| Task to complete |
Use the entries below and reproduce exactly the lines from the one containing "Answer: -136034063/6862918481955 ≈ -1.9822e-5" down to the one containing "Answer: Rational(-136034063, 6862918481955)", both of them included.

::: Excerpted data :::

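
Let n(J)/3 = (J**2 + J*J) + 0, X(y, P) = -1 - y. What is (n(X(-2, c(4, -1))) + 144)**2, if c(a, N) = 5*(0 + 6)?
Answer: 22500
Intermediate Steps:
c(a, N) = 30 (c(a, N) = 5*6 = 30)
n(J) = 6*J**2 (n(J) = 3*((J**2 + J*J) + 0) = 3*((J**2 + J**2) + 0) = 3*(2*J**2 + 0) = 3*(2*J**2) = 6*J**2)
(n(X(-2, c(4, -1))) + 144)**2 = (6*(-1 - 1*(-2))**2 + 144)**2 = (6*(-1 + 2)**2 + 144)**2 = (6*1**2 + 144)**2 = (6*1 + 144)**2 = (6 + 144)**2 = 150**2 = 22500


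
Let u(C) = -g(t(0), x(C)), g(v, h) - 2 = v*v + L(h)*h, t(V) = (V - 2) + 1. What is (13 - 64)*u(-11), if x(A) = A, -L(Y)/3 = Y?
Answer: -18360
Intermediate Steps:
L(Y) = -3*Y
t(V) = -1 + V (t(V) = (-2 + V) + 1 = -1 + V)
g(v, h) = 2 + v² - 3*h² (g(v, h) = 2 + (v*v + (-3*h)*h) = 2 + (v² - 3*h²) = 2 + v² - 3*h²)
u(C) = -3 + 3*C² (u(C) = -(2 + (-1 + 0)² - 3*C²) = -(2 + (-1)² - 3*C²) = -(2 + 1 - 3*C²) = -(3 - 3*C²) = -3 + 3*C²)
(13 - 64)*u(-11) = (13 - 64)*(-3 + 3*(-11)²) = -51*(-3 + 3*121) = -51*(-3 + 363) = -51*360 = -18360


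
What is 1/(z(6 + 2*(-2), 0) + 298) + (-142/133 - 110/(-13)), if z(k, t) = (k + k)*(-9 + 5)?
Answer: 3606817/487578 ≈ 7.3974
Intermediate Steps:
z(k, t) = -8*k (z(k, t) = (2*k)*(-4) = -8*k)
1/(z(6 + 2*(-2), 0) + 298) + (-142/133 - 110/(-13)) = 1/(-8*(6 + 2*(-2)) + 298) + (-142/133 - 110/(-13)) = 1/(-8*(6 - 4) + 298) + (-142*1/133 - 110*(-1/13)) = 1/(-8*2 + 298) + (-142/133 + 110/13) = 1/(-16 + 298) + 12784/1729 = 1/282 + 12784/1729 = 3606817/487578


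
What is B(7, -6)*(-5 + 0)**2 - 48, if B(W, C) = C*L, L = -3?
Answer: 402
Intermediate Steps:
B(W, C) = -3*C (B(W, C) = C*(-3) = -3*C)
B(7, -6)*(-5 + 0)**2 - 48 = (-3*(-6))*(-5 + 0)**2 - 48 = 18*(-5)**2 - 48 = 18*25 - 48 = 450 - 48 = 402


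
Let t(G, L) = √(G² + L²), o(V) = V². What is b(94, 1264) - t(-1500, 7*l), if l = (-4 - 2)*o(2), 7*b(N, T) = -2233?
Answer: -319 - 12*√15821 ≈ -1828.4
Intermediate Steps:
b(N, T) = -319 (b(N, T) = (⅐)*(-2233) = -319)
l = -24 (l = (-4 - 2)*2² = -6*4 = -24)
b(94, 1264) - t(-1500, 7*l) = -319 - √((-1500)² + (7*(-24))²) = -319 - √(2250000 + (-168)²) = -319 - √(2250000 + 28224) = -319 - √2278224 = -319 - 12*√15821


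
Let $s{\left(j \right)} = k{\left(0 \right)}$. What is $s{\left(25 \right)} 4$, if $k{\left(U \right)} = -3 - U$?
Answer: $-12$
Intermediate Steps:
$s{\left(j \right)} = -3$ ($s{\left(j \right)} = -3 - 0 = -3 + 0 = -3$)
$s{\left(25 \right)} 4 = \left(-3\right) 4 = -12$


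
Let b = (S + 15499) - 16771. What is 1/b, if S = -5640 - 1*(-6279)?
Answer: -1/633 ≈ -0.0015798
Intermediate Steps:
S = 639 (S = -5640 + 6279 = 639)
b = -633 (b = (639 + 15499) - 16771 = 16138 - 16771 = -633)
1/b = 1/(-633) = -1/633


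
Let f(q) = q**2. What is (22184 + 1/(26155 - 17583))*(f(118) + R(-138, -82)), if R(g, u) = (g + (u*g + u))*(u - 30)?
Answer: -58418866821543/2143 ≈ -2.7260e+10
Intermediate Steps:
R(g, u) = (-30 + u)*(g + u + g*u) (R(g, u) = (g + (g*u + u))*(-30 + u) = (g + (u + g*u))*(-30 + u) = (g + u + g*u)*(-30 + u) = (-30 + u)*(g + u + g*u))
(22184 + 1/(26155 - 17583))*(f(118) + R(-138, -82)) = (22184 + 1/(26155 - 17583))*(118**2 + ((-82)**2 - 30*(-138) - 30*(-82) - 138*(-82)**2 - 29*(-138)*(-82))) = (22184 + 1/8572)*(13924 + (6724 + 4140 + 2460 - 138*6724 - 328164)) = (22184 + 1/8572)*(13924 + (6724 + 4140 + 2460 - 927912 - 328164)) = 190161249*(13924 - 1242752)/8572 = (190161249/8572)*(-1228828) = -58418866821543/2143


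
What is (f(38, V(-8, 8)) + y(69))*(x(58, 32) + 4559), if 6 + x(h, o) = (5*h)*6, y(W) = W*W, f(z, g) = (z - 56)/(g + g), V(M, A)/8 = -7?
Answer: 239695875/8 ≈ 2.9962e+7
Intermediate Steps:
V(M, A) = -56 (V(M, A) = 8*(-7) = -56)
f(z, g) = (-56 + z)/(2*g) (f(z, g) = (-56 + z)/((2*g)) = (-56 + z)*(1/(2*g)) = (-56 + z)/(2*g))
y(W) = W²
x(h, o) = -6 + 30*h (x(h, o) = -6 + (5*h)*6 = -6 + 30*h)
(f(38, V(-8, 8)) + y(69))*(x(58, 32) + 4559) = ((½)*(-56 + 38)/(-56) + 69²)*((-6 + 30*58) + 4559) = ((½)*(-1/56)*(-18) + 4761)*((-6 + 1740) + 4559) = (9/56 + 4761)*(1734 + 4559) = (266625/56)*6293 = 239695875/8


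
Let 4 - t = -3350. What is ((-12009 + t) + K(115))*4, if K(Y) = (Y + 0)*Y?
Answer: 18280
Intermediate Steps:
K(Y) = Y**2 (K(Y) = Y*Y = Y**2)
t = 3354 (t = 4 - 1*(-3350) = 4 + 3350 = 3354)
((-12009 + t) + K(115))*4 = ((-12009 + 3354) + 115**2)*4 = (-8655 + 13225)*4 = 4570*4 = 18280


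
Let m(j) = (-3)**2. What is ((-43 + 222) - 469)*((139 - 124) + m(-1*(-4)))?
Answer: -6960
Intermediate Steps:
m(j) = 9
((-43 + 222) - 469)*((139 - 124) + m(-1*(-4))) = ((-43 + 222) - 469)*((139 - 124) + 9) = (179 - 469)*(15 + 9) = -290*24 = -6960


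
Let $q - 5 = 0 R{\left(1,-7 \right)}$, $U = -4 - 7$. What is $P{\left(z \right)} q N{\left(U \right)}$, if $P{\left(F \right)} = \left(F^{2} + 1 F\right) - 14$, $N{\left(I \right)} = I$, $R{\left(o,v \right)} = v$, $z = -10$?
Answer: $-4180$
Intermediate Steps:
$U = -11$
$q = 5$ ($q = 5 + 0 \left(-7\right) = 5 + 0 = 5$)
$P{\left(F \right)} = -14 + F + F^{2}$ ($P{\left(F \right)} = \left(F^{2} + F\right) - 14 = \left(F + F^{2}\right) - 14 = -14 + F + F^{2}$)
$P{\left(z \right)} q N{\left(U \right)} = \left(-14 - 10 + \left(-10\right)^{2}\right) 5 \left(-11\right) = \left(-14 - 10 + 100\right) 5 \left(-11\right) = 76 \cdot 5 \left(-11\right) = 380 \left(-11\right) = -4180$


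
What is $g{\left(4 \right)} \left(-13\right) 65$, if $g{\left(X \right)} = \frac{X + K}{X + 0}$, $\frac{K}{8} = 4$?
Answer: $-7605$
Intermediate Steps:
$K = 32$ ($K = 8 \cdot 4 = 32$)
$g{\left(X \right)} = \frac{32 + X}{X}$ ($g{\left(X \right)} = \frac{X + 32}{X + 0} = \frac{32 + X}{X}$)
$g{\left(4 \right)} \left(-13\right) 65 = \frac{32 + 4}{4} \left(-13\right) 65 = \frac{1}{4} \cdot 36 \left(-13\right) 65 = 9 \left(-13\right) 65 = \left(-117\right) 65 = -7605$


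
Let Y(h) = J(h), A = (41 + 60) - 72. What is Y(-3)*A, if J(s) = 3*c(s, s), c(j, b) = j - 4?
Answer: -609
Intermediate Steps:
c(j, b) = -4 + j
J(s) = -12 + 3*s (J(s) = 3*(-4 + s) = -12 + 3*s)
A = 29 (A = 101 - 72 = 29)
Y(h) = -12 + 3*h
Y(-3)*A = (-12 + 3*(-3))*29 = (-12 - 9)*29 = -21*29 = -609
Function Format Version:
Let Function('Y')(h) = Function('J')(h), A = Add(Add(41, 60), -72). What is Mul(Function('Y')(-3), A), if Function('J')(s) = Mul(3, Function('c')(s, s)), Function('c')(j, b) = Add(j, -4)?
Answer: -609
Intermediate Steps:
Function('c')(j, b) = Add(-4, j)
Function('J')(s) = Add(-12, Mul(3, s)) (Function('J')(s) = Mul(3, Add(-4, s)) = Add(-12, Mul(3, s)))
A = 29 (A = Add(101, -72) = 29)
Function('Y')(h) = Add(-12, Mul(3, h))
Mul(Function('Y')(-3), A) = Mul(Add(-12, Mul(3, -3)), 29) = Mul(Add(-12, -9), 29) = Mul(-21, 29) = -609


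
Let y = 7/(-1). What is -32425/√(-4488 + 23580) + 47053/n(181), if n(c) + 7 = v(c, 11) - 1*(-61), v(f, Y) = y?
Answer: 47053/47 - 32425*√4773/9546 ≈ 766.46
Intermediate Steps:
y = -7 (y = 7*(-1) = -7)
v(f, Y) = -7
n(c) = 47 (n(c) = -7 + (-7 - 1*(-61)) = -7 + (-7 + 61) = -7 + 54 = 47)
-32425/√(-4488 + 23580) + 47053/n(181) = -32425/√(-4488 + 23580) + 47053/47 = -32425*√4773/9546 + 47053*(1/47) = -32425*√4773/9546 + 47053/47 = 47053/47 - 32425*√4773/9546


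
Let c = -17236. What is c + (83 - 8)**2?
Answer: -11611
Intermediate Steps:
c + (83 - 8)**2 = -17236 + (83 - 8)**2 = -17236 + 75**2 = -17236 + 5625 = -11611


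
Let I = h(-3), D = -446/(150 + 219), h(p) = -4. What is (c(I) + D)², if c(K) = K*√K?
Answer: -8515388/136161 + 7136*I/369 ≈ -62.539 + 19.339*I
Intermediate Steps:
D = -446/369 ≈ -1.2087
I = -4
c(K) = K^(3/2)
(c(I) + D)² = ((-4)^(3/2) - 446/369)² = (-8*I - 446/369)² = (-446/369 - 8*I)²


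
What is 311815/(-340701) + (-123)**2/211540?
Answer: -60806879671/72071889540 ≈ -0.84370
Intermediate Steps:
311815/(-340701) + (-123)**2/211540 = 311815*(-1/340701) + 15129*(1/211540) = -311815/340701 + 15129/211540 = -60806879671/72071889540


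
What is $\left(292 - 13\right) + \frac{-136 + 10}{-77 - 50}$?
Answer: $\frac{35559}{127} \approx 279.99$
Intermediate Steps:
$\left(292 - 13\right) + \frac{-136 + 10}{-77 - 50} = 279 - \frac{126}{-127} = 279 - - \frac{126}{127} = 279 + \frac{126}{127} = \frac{35559}{127}$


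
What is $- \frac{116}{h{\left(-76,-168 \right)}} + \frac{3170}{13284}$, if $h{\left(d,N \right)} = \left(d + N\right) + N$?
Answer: $\frac{355873}{684126} \approx 0.52019$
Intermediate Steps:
$h{\left(d,N \right)} = d + 2 N$ ($h{\left(d,N \right)} = \left(N + d\right) + N = d + 2 N$)
$- \frac{116}{h{\left(-76,-168 \right)}} + \frac{3170}{13284} = - \frac{116}{-76 + 2 \left(-168\right)} + \frac{3170}{13284} = - \frac{116}{-76 - 336} + 3170 \cdot \frac{1}{13284} = - \frac{116}{-412} + \frac{1585}{6642} = \left(-116\right) \left(- \frac{1}{412}\right) + \frac{1585}{6642} = \frac{29}{103} + \frac{1585}{6642} = \frac{355873}{684126}$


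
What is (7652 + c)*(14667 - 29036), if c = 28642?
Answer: -521508486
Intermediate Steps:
(7652 + c)*(14667 - 29036) = (7652 + 28642)*(14667 - 29036) = 36294*(-14369) = -521508486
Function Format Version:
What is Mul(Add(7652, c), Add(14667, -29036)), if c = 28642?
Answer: -521508486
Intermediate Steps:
Mul(Add(7652, c), Add(14667, -29036)) = Mul(Add(7652, 28642), Add(14667, -29036)) = Mul(36294, -14369) = -521508486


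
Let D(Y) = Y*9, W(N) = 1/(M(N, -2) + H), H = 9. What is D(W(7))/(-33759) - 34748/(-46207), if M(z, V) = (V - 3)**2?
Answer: 633072175/841851934 ≈ 0.75200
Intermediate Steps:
M(z, V) = (-3 + V)**2
W(N) = 1/34 (W(N) = 1/((-3 - 2)**2 + 9) = 1/((-5)**2 + 9) = 1/(25 + 9) = 1/34)
D(Y) = 9*Y
D(W(7))/(-33759) - 34748/(-46207) = (9*(1/34))/(-33759) - 34748/(-46207) = (9/34)*(-1/33759) - 34748*(-1/46207) = -1/127534 + 4964/6601 = 633072175/841851934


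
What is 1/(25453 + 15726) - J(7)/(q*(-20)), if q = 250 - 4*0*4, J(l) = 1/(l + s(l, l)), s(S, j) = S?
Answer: 111179/2882530000 ≈ 3.8570e-5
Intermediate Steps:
J(l) = 1/(2*l) (J(l) = 1/(l + l) = 1/(2*l))
q = 250 (q = 250 + 0*4 = 250 + 0 = 250)
1/(25453 + 15726) - J(7)/(q*(-20)) = 1/(25453 + 15726) - (½)/7/(250*(-20)) = 1/41179 - (½)*(⅐)/(-5000) = 1/41179 - (-1)/(14*5000) = 1/41179 - 1*(-1/70000) = 1/41179 + 1/70000 = 111179/2882530000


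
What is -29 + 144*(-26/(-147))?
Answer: -173/49 ≈ -3.5306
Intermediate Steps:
-29 + 144*(-26/(-147)) = -29 + 144*(-26*(-1/147)) = -29 + 144*(26/147) = -29 + 1248/49 = -173/49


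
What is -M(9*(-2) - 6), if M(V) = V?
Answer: 24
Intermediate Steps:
-M(9*(-2) - 6) = -(9*(-2) - 6) = -(-18 - 6) = -1*(-24) = 24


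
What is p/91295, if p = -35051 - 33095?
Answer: -68146/91295 ≈ -0.74644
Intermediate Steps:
p = -68146
p/91295 = -68146/91295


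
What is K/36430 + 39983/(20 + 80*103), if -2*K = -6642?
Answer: 29680243/6018236 ≈ 4.9317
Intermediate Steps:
K = 3321 (K = -½*(-6642) = 3321)
K/36430 + 39983/(20 + 80*103) = 3321/36430 + 39983/(20 + 80*103) = 3321*(1/36430) + 39983/(20 + 8240) = 3321/36430 + 39983/8260 = 29680243/6018236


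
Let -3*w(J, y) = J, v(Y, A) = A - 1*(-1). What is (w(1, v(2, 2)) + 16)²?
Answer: 2209/9 ≈ 245.44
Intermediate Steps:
v(Y, A) = 1 + A (v(Y, A) = A + 1 = 1 + A)
w(J, y) = -J/3
(w(1, v(2, 2)) + 16)² = (-⅓*1 + 16)² = (-⅓ + 16)² = (47/3)² = 2209/9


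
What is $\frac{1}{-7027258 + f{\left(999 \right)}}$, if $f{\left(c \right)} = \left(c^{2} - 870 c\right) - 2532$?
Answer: $- \frac{1}{6900919} \approx -1.4491 \cdot 10^{-7}$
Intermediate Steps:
$f{\left(c \right)} = -2532 + c^{2} - 870 c$
$\frac{1}{-7027258 + f{\left(999 \right)}} = \frac{1}{-7027258 - \left(871662 - 998001\right)} = \frac{1}{-7027258 - -126339} = \frac{1}{-7027258 + 126339} = \frac{1}{-6900919} = - \frac{1}{6900919}$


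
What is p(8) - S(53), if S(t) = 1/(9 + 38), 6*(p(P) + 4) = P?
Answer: -379/141 ≈ -2.6879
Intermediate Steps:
p(P) = -4 + P/6
S(t) = 1/47
p(8) - S(53) = (-4 + (1/6)*8) - 1*1/47 = (-4 + 4/3) - 1/47 = -8/3 - 1/47 = -379/141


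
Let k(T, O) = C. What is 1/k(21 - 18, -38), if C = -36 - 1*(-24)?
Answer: -1/12 ≈ -0.083333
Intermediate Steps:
C = -12 (C = -36 + 24 = -12)
k(T, O) = -12
1/k(21 - 18, -38) = 1/(-12) = -1/12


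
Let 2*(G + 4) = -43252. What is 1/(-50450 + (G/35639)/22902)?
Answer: -136034063/6862918481955 ≈ -1.9822e-5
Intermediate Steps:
G = -21630 (G = -4 + (½)*(-43252) = -4 - 21626 = -21630)
1/(-50450 + (G/35639)/22902) = 1/(-50450 - 21630/35639/22902) = 1/(-50450 - 21630*1/35639*(1/22902)) = 1/(-50450 - 21630/35639*1/22902) = 1/(-50450 - 3605/136034063) = 1/(-6862918481955/136034063) = -136034063/6862918481955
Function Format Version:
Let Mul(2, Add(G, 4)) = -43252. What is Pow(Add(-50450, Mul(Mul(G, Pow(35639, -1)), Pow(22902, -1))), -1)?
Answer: Rational(-136034063, 6862918481955) ≈ -1.9822e-5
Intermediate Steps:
G = -21630 (G = Add(-4, Mul(Rational(1, 2), -43252)) = Add(-4, -21626) = -21630)
Pow(Add(-50450, Mul(Mul(G, Pow(35639, -1)), Pow(22902, -1))), -1) = Pow(Add(-50450, Mul(Mul(-21630, Pow(35639, -1)), Pow(22902, -1))), -1) = Pow(Add(-50450, Mul(Mul(-21630, Rational(1, 35639)), Rational(1, 22902))), -1) = Pow(Add(-50450, Mul(Rational(-21630, 35639), Rational(1, 22902))), -1) = Pow(Add(-50450, Rational(-3605, 136034063)), -1) = Pow(Rational(-6862918481955, 136034063), -1) = Rational(-136034063, 6862918481955)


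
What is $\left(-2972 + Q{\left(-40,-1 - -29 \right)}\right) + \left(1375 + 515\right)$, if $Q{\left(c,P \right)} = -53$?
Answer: $-1135$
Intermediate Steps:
$\left(-2972 + Q{\left(-40,-1 - -29 \right)}\right) + \left(1375 + 515\right) = \left(-2972 - 53\right) + \left(1375 + 515\right) = -3025 + 1890 = -1135$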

:::

| Response box |
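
Answer: -136034063/6862918481955 ≈ -1.9822e-5
Intermediate Steps:
G = -21630 (G = -4 + (½)*(-43252) = -4 - 21626 = -21630)
1/(-50450 + (G/35639)/22902) = 1/(-50450 - 21630/35639/22902) = 1/(-50450 - 21630*1/35639*(1/22902)) = 1/(-50450 - 21630/35639*1/22902) = 1/(-50450 - 3605/136034063) = 1/(-6862918481955/136034063) = -136034063/6862918481955
Function Format Version:
Let Mul(2, Add(G, 4)) = -43252. What is Pow(Add(-50450, Mul(Mul(G, Pow(35639, -1)), Pow(22902, -1))), -1)?
Answer: Rational(-136034063, 6862918481955) ≈ -1.9822e-5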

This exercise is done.